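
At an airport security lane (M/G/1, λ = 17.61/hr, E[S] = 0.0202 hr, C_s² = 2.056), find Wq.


ρ = λ·E[S] = 17.61·0.0202 = 0.3557
E[S²] = E[S]²(1+C_s²) = 0.0202²·(1+2.056) = 0.001247
Wq = λ·E[S²]/(2(1−ρ)) = 17.61·0.001247/(2·0.6443) = 0.01704 hr

Final: 0.01704 hr


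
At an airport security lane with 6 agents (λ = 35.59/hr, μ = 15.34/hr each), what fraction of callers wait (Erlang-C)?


a = λ/μ = 2.3201; ρ = a/6 = 0.3867
P₀ = 0.097910 (from M/M/c formula)
C(c,a) = [a^c/(c!(1−ρ))]·P₀ = [155.96091/(720·0.6133)]·0.097910
= 0.35318·0.097910 = 0.034580

Final: 0.034580


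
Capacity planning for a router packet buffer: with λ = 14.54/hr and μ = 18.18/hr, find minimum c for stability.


Stability requires cμ > λ ⇔ c > λ/μ.
λ/μ = 14.54/18.18 = 0.7998
Minimum integer c = ⌊0.7998⌋ + 1 = 1
Check: 1·18.18 = 18.18 > 14.54, while 0·18.18 = 0.00 ≤ 14.54

Final: 1 servers


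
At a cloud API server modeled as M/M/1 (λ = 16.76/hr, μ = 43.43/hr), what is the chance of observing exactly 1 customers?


ρ = 16.76/43.43 = 0.3859
P_n = (1−ρ)·ρ^n = (1 − 0.3859)·0.3859^1 = 0.6141·0.385908 = 0.236983

Final: 0.236983


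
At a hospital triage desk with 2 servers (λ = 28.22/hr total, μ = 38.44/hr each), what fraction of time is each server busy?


ρ = λ/(cμ) = 28.22/(2·38.44) = 28.22/76.88 = 0.3671

Final: 0.3671


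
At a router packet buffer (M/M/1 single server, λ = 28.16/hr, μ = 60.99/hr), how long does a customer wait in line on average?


ρ = 28.16/60.99 = 0.4617
Wq = ρ/(μ−λ) = 0.4617/(60.99 − 28.16) = 0.4617/32.83 = 0.01406 hr

Final: 0.01406 hr


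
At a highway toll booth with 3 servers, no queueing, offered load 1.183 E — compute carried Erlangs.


B(3,1.183) = 0.087357 (Erlang-B)
Carried load = a(1 − B) = 1.183·(1 − 0.087357) = 1.183·0.912643 = 1.0797 E

Final: 1.0797 Erlangs


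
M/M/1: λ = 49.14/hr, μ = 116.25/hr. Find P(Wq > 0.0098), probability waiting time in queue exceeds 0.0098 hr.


ρ = 49.14/116.25 = 0.4227
P(Wq > t) = ρ·e^{−(μ−λ)t} = 0.4227·e^{−0.6577}
= 0.4227·0.518053 = 0.218986

Final: 0.218986


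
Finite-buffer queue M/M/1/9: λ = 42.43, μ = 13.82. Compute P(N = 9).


ρ = λ/μ = 42.43/13.82 = 3.0702
P_K = (1−ρ)ρ^K/(1−ρ^(K+1)) = (-2.0702·24237.336841)/(1 − 74413.183950)
= -50175.847108/-74412.183950 = 0.674296

Final: 0.674296


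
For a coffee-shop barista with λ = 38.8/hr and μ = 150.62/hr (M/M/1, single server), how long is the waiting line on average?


ρ = 38.8/150.62 = 0.2576
Lq = ρ²/(1−ρ) = 0.06636/0.7424 = 0.08938

Final: 0.08938


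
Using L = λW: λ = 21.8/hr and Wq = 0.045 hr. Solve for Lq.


Lq = λWq = 21.8·0.045 = 0.9810

Final: 0.9810


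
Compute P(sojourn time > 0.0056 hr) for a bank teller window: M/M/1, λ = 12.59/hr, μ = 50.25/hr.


W ~ Exponential(μ−λ) for M/M/1.
μ − λ = 50.25 − 12.59 = 37.6600
P(W > t) = e^{−(μ−λ)t} = e^{−0.2109} = 0.809858

Final: 0.809858


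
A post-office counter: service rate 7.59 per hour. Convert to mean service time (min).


Mean service time = 1/μ = 1/7.59 hour = 0.13175 hour
In minutes: 0.13175 × 60 = 7.9051 min

Final: 7.9051 min


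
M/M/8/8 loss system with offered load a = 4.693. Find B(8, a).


B(c,a) = (a^c/c!) / Σ_{k=0}^{c} a^k/k!
a^8/8! = 5.835578
Σ terms (k=0..8): 1.00000 + 4.69300 + 11.01212 + 17.22663 + 20.21115 + 18.97018 + 14.83784 + 9.94772 + 5.83558 = 103.734227
B = 5.835578/103.734227 = 0.056255

Final: 0.056255


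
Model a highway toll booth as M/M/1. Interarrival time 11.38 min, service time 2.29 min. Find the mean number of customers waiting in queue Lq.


λ = 60/11.38 = 5.2724 /hr
μ = 60/2.29 = 26.2009 /hr
ρ = λ/μ = 5.2724/26.2009 = 0.2012
Lq = ρ²/(1−ρ) = 0.04049/0.7988 = 0.05069

Final: 0.05069


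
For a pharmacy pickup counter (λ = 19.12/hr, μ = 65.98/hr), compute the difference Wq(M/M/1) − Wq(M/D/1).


ρ = 19.12/65.98 = 0.2898
Wq(M/M/1) = ρ/(μ−λ) = 0.2898/46.86 = 0.006184 hr
Wq(M/D/1) = ρ/(2(μ−λ)) = 0.003092 hr
Savings = 0.006184 − 0.003092 = 0.003092 hr

Final: 0.003092 hr


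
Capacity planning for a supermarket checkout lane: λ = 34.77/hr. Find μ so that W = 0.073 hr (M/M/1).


W = 1/(μ−λ) ⇒ μ − λ = 1/W = 1/0.073 = 13.6986
μ = λ + 1/W = 34.77 + 13.6986 = 48.4686 per hr

Final: 48.4686 /hr


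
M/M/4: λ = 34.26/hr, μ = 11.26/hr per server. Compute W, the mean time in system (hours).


a = 3.0426; ρ = 0.7607; P₀ = 0.035353
Lq = P₀·a^c·ρ/(c!(1−ρ)²) = 1.67635
Wq = Lq/λ = 1.67635/34.26 = 0.04893 hr
W = Wq + 1/μ = 0.04893 + 0.08881 = 0.13774 hr

Final: 0.13774 hr


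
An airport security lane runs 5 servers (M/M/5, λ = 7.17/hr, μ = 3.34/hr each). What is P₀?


a = λ/μ = 7.17/3.34 = 2.1467; ρ = a/c = 0.4293
Σ_{k=0}^{4} a^k/k! (terms k=0..4) = 1.00000 + 2.14671 + 2.30417 + 1.64880 + 0.88487 = 7.98455
Tail: a^5/(5!(1−ρ)) = 45.58935/(120·0.5707) = 0.66574
P₀ = 1/(7.98455 + 0.66574) = 1/8.65029 = 0.115603

Final: 0.115603


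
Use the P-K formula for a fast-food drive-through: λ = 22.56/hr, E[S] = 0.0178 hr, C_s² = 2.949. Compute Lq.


ρ = λ·E[S] = 22.56·0.0178 = 0.4016
Lq = ρ²(1+C_s²)/(2(1−ρ)) = 0.1613·(1+2.949)/(2·0.5984)
= 0.1613·3.9490/1.1969 = 0.53206

Final: 0.53206


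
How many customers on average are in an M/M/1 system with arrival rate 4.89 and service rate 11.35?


ρ = λ/μ = 4.89/11.35 = 0.4308
L = ρ/(1−ρ) = 0.4308/(1 − 0.4308) = 0.4308/0.5692 = 0.7570

Final: 0.7570


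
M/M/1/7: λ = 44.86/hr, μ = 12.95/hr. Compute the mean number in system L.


ρ = 44.86/12.95 = 3.4641
L = ρ[1 − (K+1)ρ^K + Kρ^(K+1)] / [(1−ρ)(1−ρ^(K+1))]
Numerator: 3.4641·(1 − 8·5985.859320 + 7·20735.571359) = 336928.477627
Denominator: (-2.4641)·(-20734.571359) = 51091.905178
L = 336928.477627/51091.905178 = 6.5946

Final: 6.5946


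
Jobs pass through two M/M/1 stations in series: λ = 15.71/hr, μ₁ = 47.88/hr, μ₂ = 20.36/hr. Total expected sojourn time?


Each node sees arrival rate λ = 15.71/hr (tandem ⇒ throughput preserved).
W₁ = 1/(μ₁−λ) = 1/(47.88−15.71) = 0.03108 hr
W₂ = 1/(μ₂−λ) = 1/(20.36−15.71) = 0.21505 hr
W_total = W₁ + W₂ = 0.03108 + 0.21505 = 0.24614 hr

Final: 0.24614 hr


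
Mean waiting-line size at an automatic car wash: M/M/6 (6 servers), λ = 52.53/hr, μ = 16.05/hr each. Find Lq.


a = λ/μ = 3.2729; ρ = a/6 = 0.5455
P₀ = 0.036848
Lq = P₀·a^c·ρ / (c!·(1−ρ)²) = 0.036848·1229.11971·0.5455/(720·0.20659)
= 0.16610

Final: 0.16610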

▸ **Task description**
Start with the line that contains "Mean waiting-line size", end with the last line of the entries, and please retype every line in that span exactly, with no others.

▸ **Task result**
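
Mean waiting-line size at an automatic car wash: M/M/6 (6 servers), λ = 52.53/hr, μ = 16.05/hr each. Find Lq.


a = λ/μ = 3.2729; ρ = a/6 = 0.5455
P₀ = 0.036848
Lq = P₀·a^c·ρ / (c!·(1−ρ)²) = 0.036848·1229.11971·0.5455/(720·0.20659)
= 0.16610

Final: 0.16610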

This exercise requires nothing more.